» **TASK GOAL**: Your task is to retype all of the records below with complete accuracy.

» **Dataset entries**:
----------
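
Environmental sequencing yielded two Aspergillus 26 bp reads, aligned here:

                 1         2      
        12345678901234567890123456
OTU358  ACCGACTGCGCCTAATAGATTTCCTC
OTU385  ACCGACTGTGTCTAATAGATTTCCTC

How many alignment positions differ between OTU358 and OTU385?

2

Differing sites — 9:C/T; 11:C/T.
That gives 2 mismatches out of 26 aligned sites, so the Hamming distance is 2.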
----------
» **COMPLETED EXERCISE**:
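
Environmental sequencing yielded two Aspergillus 26 bp reads, aligned here:

                 1         2      
        12345678901234567890123456
OTU358  ACCGACTGCGCCTAATAGATTTCCTC
OTU385  ACCGACTGTGTCTAATAGATTTCCTC

How many alignment positions differ between OTU358 and OTU385?

2

Differing sites — 9:C/T; 11:C/T.
That gives 2 mismatches out of 26 aligned sites, so the Hamming distance is 2.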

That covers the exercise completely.